• _Work to be completed_: The expected answer is the set of lines in the data below between the line holding "7 10)| = 20" and the line holding "((0 13 9 2 11", inclusive, written out exactly.

(Input data Opens)

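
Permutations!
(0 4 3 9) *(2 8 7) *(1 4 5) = (0 5 1 4 3 9)(2 8 7) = [5, 4, 8, 9, 3, 1, 6, 2, 7, 0]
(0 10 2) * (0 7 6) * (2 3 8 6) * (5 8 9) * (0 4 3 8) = (0 10 8 6 4 3 9 5)(2 7) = [10, 1, 7, 9, 3, 0, 4, 2, 6, 5, 8]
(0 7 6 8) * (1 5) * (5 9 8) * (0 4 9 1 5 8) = (0 7 6 8 4 9) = [7, 1, 2, 3, 9, 5, 8, 6, 4, 0]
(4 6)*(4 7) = (4 6 7) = [0, 1, 2, 3, 6, 5, 7, 4]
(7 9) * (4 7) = (4 7 9) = [0, 1, 2, 3, 7, 5, 6, 9, 8, 4]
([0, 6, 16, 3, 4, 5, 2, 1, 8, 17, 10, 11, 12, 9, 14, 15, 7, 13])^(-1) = [0, 7, 6, 3, 4, 5, 1, 16, 8, 13, 10, 11, 12, 17, 14, 15, 2, 9]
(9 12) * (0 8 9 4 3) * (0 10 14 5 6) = [8, 1, 2, 10, 3, 6, 0, 7, 9, 12, 14, 11, 4, 13, 5] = (0 8 9 12 4 3 10 14 5 6)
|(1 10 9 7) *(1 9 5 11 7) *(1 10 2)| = |(1 2)(5 11 7 9 10)| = 10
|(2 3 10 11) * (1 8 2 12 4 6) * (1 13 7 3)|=24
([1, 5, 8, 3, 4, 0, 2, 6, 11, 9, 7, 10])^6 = [0, 1, 2, 3, 4, 5, 6, 7, 8, 9, 10, 11]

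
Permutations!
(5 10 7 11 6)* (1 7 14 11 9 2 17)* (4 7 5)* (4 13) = (1 5 10 14 11 6 13 4 7 9 2 17) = [0, 5, 17, 3, 7, 10, 13, 9, 8, 2, 14, 6, 12, 4, 11, 15, 16, 1]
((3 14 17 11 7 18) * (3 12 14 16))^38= ((3 16)(7 18 12 14 17 11))^38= (7 12 17)(11 18 14)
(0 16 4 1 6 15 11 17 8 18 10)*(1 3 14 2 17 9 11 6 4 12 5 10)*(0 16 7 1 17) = (0 7 1 4 3 14 2)(5 10 16 12)(6 15)(8 18 17)(9 11) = [7, 4, 0, 14, 3, 10, 15, 1, 18, 11, 16, 9, 5, 13, 2, 6, 12, 8, 17]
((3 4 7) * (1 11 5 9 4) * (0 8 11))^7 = (0 3 4 5 8 1 7 9 11)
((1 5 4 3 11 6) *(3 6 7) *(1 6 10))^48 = ((1 5 4 10)(3 11 7))^48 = (11)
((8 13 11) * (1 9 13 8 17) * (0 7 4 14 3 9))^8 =((0 7 4 14 3 9 13 11 17 1))^8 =(0 17 13 3 4)(1 11 9 14 7)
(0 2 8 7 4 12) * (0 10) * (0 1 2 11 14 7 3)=[11, 2, 8, 0, 12, 5, 6, 4, 3, 9, 1, 14, 10, 13, 7]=(0 11 14 7 4 12 10 1 2 8 3)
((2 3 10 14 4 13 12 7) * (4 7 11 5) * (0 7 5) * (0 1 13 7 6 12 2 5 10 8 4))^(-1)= ((0 6 12 11 1 13 2 3 8 4 7 5)(10 14))^(-1)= (0 5 7 4 8 3 2 13 1 11 12 6)(10 14)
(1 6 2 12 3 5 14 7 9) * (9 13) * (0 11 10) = (0 11 10)(1 6 2 12 3 5 14 7 13 9) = [11, 6, 12, 5, 4, 14, 2, 13, 8, 1, 0, 10, 3, 9, 7]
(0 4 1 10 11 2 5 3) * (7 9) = (0 4 1 10 11 2 5 3)(7 9) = [4, 10, 5, 0, 1, 3, 6, 9, 8, 7, 11, 2]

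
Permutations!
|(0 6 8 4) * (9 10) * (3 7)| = 4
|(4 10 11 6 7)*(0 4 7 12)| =6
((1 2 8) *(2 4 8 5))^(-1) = (1 8 4)(2 5)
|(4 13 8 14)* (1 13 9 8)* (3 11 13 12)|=|(1 12 3 11 13)(4 9 8 14)|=20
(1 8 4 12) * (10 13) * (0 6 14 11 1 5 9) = (0 6 14 11 1 8 4 12 5 9)(10 13) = [6, 8, 2, 3, 12, 9, 14, 7, 4, 0, 13, 1, 5, 10, 11]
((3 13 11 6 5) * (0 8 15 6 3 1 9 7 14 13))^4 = ((0 8 15 6 5 1 9 7 14 13 11 3))^4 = (0 5 14)(1 13 8)(3 6 7)(9 11 15)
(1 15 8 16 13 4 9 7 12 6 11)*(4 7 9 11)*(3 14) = [0, 15, 2, 14, 11, 5, 4, 12, 16, 9, 10, 1, 6, 7, 3, 8, 13] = (1 15 8 16 13 7 12 6 4 11)(3 14)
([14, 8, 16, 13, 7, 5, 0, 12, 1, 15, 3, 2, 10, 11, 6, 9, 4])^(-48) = (2 3 7)(4 11 10)(12 16 13)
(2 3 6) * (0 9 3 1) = (0 9 3 6 2 1) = [9, 0, 1, 6, 4, 5, 2, 7, 8, 3]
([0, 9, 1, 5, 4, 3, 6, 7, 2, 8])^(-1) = [0, 2, 8, 5, 4, 3, 6, 7, 9, 1]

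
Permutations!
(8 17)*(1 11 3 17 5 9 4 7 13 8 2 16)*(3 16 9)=(1 11 16)(2 9 4 7 13 8 5 3 17)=[0, 11, 9, 17, 7, 3, 6, 13, 5, 4, 10, 16, 12, 8, 14, 15, 1, 2]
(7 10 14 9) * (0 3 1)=(0 3 1)(7 10 14 9)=[3, 0, 2, 1, 4, 5, 6, 10, 8, 7, 14, 11, 12, 13, 9]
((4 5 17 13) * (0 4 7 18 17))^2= ((0 4 5)(7 18 17 13))^2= (0 5 4)(7 17)(13 18)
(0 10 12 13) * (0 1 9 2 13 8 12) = (0 10)(1 9 2 13)(8 12) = [10, 9, 13, 3, 4, 5, 6, 7, 12, 2, 0, 11, 8, 1]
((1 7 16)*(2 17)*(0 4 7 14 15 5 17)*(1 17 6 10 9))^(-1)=(0 2 17 16 7 4)(1 9 10 6 5 15 14)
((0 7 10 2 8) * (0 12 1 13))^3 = ((0 7 10 2 8 12 1 13))^3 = (0 2 1 7 8 13 10 12)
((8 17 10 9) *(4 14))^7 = (4 14)(8 9 10 17)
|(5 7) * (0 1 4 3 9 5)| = 7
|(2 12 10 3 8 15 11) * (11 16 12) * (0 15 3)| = 10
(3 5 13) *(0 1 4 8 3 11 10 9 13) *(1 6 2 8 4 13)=[6, 13, 8, 5, 4, 0, 2, 7, 3, 1, 9, 10, 12, 11]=(0 6 2 8 3 5)(1 13 11 10 9)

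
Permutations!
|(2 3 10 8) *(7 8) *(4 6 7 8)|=|(2 3 10 8)(4 6 7)|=12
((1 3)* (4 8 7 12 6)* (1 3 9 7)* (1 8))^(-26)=((1 9 7 12 6 4))^(-26)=(1 6 7)(4 12 9)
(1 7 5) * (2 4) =(1 7 5)(2 4) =[0, 7, 4, 3, 2, 1, 6, 5]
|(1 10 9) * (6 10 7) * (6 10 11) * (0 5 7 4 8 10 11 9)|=|(0 5 7 11 6 9 1 4 8 10)|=10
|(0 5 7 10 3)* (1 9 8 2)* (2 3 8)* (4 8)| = |(0 5 7 10 4 8 3)(1 9 2)| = 21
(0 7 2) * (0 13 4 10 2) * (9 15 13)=(0 7)(2 9 15 13 4 10)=[7, 1, 9, 3, 10, 5, 6, 0, 8, 15, 2, 11, 12, 4, 14, 13]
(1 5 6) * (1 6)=(6)(1 5)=[0, 5, 2, 3, 4, 1, 6]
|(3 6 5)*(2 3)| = |(2 3 6 5)| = 4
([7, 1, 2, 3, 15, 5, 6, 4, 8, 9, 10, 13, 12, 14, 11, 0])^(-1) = [15, 1, 2, 3, 7, 5, 6, 0, 8, 9, 10, 14, 12, 11, 13, 4]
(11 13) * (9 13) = (9 13 11) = [0, 1, 2, 3, 4, 5, 6, 7, 8, 13, 10, 9, 12, 11]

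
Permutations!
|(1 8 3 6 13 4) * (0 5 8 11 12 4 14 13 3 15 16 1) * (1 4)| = 6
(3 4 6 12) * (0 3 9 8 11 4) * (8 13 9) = (0 3)(4 6 12 8 11)(9 13) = [3, 1, 2, 0, 6, 5, 12, 7, 11, 13, 10, 4, 8, 9]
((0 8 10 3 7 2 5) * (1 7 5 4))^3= (0 3 8 5 10)(1 4 2 7)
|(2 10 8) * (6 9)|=|(2 10 8)(6 9)|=6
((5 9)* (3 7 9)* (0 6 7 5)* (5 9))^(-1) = ((0 6 7 5 3 9))^(-1) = (0 9 3 5 7 6)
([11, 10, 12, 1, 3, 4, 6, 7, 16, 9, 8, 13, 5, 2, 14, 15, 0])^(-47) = (0 11 13 2 12 5 4 3 1 10 8 16)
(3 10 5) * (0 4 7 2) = (0 4 7 2)(3 10 5) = [4, 1, 0, 10, 7, 3, 6, 2, 8, 9, 5]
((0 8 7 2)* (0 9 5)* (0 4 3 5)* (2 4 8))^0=((0 2 9)(3 5 8 7 4))^0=(9)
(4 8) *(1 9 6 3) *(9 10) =(1 10 9 6 3)(4 8) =[0, 10, 2, 1, 8, 5, 3, 7, 4, 6, 9]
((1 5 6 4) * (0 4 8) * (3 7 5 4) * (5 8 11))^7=((0 3 7 8)(1 4)(5 6 11))^7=(0 8 7 3)(1 4)(5 6 11)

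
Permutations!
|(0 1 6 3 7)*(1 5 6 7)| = |(0 5 6 3 1 7)| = 6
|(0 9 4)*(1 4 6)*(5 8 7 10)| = 20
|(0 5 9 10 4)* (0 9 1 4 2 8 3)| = |(0 5 1 4 9 10 2 8 3)| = 9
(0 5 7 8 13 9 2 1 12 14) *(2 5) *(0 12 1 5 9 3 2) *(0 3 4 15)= [3, 1, 5, 2, 15, 7, 6, 8, 13, 9, 10, 11, 14, 4, 12, 0]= (0 3 2 5 7 8 13 4 15)(12 14)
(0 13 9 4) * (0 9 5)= (0 13 5)(4 9)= [13, 1, 2, 3, 9, 0, 6, 7, 8, 4, 10, 11, 12, 5]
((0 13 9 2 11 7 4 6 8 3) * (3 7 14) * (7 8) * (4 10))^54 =(0 14 2 13 3 11 9)(4 7)(6 10)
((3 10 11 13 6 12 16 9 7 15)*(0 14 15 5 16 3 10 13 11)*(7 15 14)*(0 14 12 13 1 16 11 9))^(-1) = (0 16 1 3 12 14 10 15 9 11 5 7)(6 13)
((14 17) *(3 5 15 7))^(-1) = (3 7 15 5)(14 17)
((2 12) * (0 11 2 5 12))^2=((0 11 2)(5 12))^2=(12)(0 2 11)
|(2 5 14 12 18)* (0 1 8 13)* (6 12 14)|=20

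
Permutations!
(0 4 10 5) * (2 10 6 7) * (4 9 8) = (0 9 8 4 6 7 2 10 5) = [9, 1, 10, 3, 6, 0, 7, 2, 4, 8, 5]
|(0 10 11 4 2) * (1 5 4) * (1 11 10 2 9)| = 4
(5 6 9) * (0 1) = (0 1)(5 6 9) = [1, 0, 2, 3, 4, 6, 9, 7, 8, 5]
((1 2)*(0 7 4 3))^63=((0 7 4 3)(1 2))^63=(0 3 4 7)(1 2)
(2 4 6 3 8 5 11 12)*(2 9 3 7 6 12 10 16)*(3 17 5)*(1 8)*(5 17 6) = [0, 8, 4, 1, 12, 11, 7, 5, 3, 6, 16, 10, 9, 13, 14, 15, 2, 17] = (17)(1 8 3)(2 4 12 9 6 7 5 11 10 16)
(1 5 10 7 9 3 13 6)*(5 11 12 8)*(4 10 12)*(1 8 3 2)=(1 11 4 10 7 9 2)(3 13 6 8 5 12)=[0, 11, 1, 13, 10, 12, 8, 9, 5, 2, 7, 4, 3, 6]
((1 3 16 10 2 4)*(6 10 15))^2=(1 16 6 2)(3 15 10 4)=((1 3 16 15 6 10 2 4))^2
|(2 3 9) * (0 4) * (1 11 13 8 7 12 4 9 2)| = |(0 9 1 11 13 8 7 12 4)(2 3)| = 18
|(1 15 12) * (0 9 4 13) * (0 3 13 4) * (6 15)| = 4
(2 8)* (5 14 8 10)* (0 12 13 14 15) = [12, 1, 10, 3, 4, 15, 6, 7, 2, 9, 5, 11, 13, 14, 8, 0] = (0 12 13 14 8 2 10 5 15)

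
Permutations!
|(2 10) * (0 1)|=2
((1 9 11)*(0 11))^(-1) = ((0 11 1 9))^(-1) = (0 9 1 11)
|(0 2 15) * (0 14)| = |(0 2 15 14)| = 4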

(Input data Closes)

• _Answer space_:
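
|(0 9 4)*(1 4 6)*(5 8 7 10)| = 20
|(0 5 9 10 4)* (0 9 1 4 2 8 3)| = |(0 5 1 4 9 10 2 8 3)| = 9
(0 5 7 8 13 9 2 1 12 14) *(2 5) *(0 12 1 5 9 3 2) *(0 3 4 15)= [3, 1, 5, 2, 15, 7, 6, 8, 13, 9, 10, 11, 14, 4, 12, 0]= (0 3 2 5 7 8 13 4 15)(12 14)
(0 13 9 4) * (0 9 5)= (0 13 5)(4 9)= [13, 1, 2, 3, 9, 0, 6, 7, 8, 4, 10, 11, 12, 5]
((0 13 9 2 11 7 4 6 8 3) * (3 7 14) * (7 8) * (4 10))^54 =(0 14 2 13 3 11 9)(4 7)(6 10)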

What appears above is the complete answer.